TASK DIRECTIONS: Repeat the entries word for word. Leave nothing out.

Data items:
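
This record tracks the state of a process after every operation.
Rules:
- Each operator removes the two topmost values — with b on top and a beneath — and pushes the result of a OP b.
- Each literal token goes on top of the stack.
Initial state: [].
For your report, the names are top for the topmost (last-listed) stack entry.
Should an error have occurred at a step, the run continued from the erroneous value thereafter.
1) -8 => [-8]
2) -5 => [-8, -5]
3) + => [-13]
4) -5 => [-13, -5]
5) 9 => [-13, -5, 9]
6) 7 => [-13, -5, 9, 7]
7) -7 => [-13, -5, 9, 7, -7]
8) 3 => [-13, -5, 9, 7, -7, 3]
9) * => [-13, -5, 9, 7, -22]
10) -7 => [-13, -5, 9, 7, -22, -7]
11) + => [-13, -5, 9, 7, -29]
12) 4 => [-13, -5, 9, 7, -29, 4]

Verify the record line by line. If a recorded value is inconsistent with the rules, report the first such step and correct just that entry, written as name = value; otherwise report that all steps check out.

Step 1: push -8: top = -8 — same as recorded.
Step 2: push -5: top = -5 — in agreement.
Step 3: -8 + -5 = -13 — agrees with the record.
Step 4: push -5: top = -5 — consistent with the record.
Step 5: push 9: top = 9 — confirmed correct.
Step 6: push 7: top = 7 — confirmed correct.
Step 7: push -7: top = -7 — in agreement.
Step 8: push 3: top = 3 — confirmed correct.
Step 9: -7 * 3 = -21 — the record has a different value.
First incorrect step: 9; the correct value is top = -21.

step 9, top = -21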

SOLUTION TO THE EXERCISE:
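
This record tracks the state of a process after every operation.
Rules:
- Each operator removes the two topmost values — with b on top and a beneath — and pushes the result of a OP b.
- Each literal token goes on top of the stack.
Initial state: [].
For your report, the names are top for the topmost (last-listed) stack entry.
Should an error have occurred at a step, the run continued from the erroneous value thereafter.
1) -8 => [-8]
2) -5 => [-8, -5]
3) + => [-13]
4) -5 => [-13, -5]
5) 9 => [-13, -5, 9]
6) 7 => [-13, -5, 9, 7]
7) -7 => [-13, -5, 9, 7, -7]
8) 3 => [-13, -5, 9, 7, -7, 3]
9) * => [-13, -5, 9, 7, -22]
10) -7 => [-13, -5, 9, 7, -22, -7]
11) + => [-13, -5, 9, 7, -29]
12) 4 => [-13, -5, 9, 7, -29, 4]

Verify the record line by line. If a recorded value is inconsistent with the rules, report the first such step and correct just that entry, written as name = value; otherwise report that all steps check out.

Step 1: push -8: top = -8 — same as recorded.
Step 2: push -5: top = -5 — in agreement.
Step 3: -8 + -5 = -13 — agrees with the record.
Step 4: push -5: top = -5 — consistent with the record.
Step 5: push 9: top = 9 — confirmed correct.
Step 6: push 7: top = 7 — confirmed correct.
Step 7: push -7: top = -7 — in agreement.
Step 8: push 3: top = 3 — confirmed correct.
Step 9: -7 * 3 = -21 — the record has a different value.
First incorrect step: 9; the correct value is top = -21.

step 9, top = -21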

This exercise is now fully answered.